Work to complete
Extract all lines in the data that contain the word "leaves".

BEGIN Data excerpts

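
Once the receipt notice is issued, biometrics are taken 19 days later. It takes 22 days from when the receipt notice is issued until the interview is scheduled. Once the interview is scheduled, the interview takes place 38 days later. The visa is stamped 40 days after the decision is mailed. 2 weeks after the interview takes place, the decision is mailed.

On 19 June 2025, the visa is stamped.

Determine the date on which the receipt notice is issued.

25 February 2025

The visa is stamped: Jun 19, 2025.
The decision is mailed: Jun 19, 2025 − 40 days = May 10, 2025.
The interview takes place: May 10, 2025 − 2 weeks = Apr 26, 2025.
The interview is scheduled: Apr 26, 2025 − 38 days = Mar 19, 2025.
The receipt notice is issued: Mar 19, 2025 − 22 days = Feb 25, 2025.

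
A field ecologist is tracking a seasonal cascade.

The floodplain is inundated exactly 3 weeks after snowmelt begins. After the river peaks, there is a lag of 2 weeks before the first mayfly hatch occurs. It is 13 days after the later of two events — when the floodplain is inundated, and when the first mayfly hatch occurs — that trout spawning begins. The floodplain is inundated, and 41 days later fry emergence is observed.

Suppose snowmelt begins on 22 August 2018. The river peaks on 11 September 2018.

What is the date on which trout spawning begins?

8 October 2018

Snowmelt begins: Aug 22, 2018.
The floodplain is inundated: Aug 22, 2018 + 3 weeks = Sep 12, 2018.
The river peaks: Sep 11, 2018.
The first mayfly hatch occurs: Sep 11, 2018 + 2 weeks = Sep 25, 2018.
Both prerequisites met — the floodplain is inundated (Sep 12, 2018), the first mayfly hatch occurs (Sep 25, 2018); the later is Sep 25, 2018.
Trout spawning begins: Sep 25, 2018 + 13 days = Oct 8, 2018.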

END Data excerpts
BEGIN Data excerpts

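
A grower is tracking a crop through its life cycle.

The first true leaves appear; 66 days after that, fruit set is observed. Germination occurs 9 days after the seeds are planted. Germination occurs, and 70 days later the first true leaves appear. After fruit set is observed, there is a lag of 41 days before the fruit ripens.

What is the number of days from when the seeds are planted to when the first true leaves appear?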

END Data excerpts

Task output
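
The first true leaves appear; 66 days after that, fruit set is observed. Germination occurs 9 days after the seeds are planted. Germination occurs, and 70 days later the first true leaves appear. After fruit set is observed, there is a lag of 41 days before the fruit ripens.
What is the number of days from when the seeds are planted to when the first true leaves appear?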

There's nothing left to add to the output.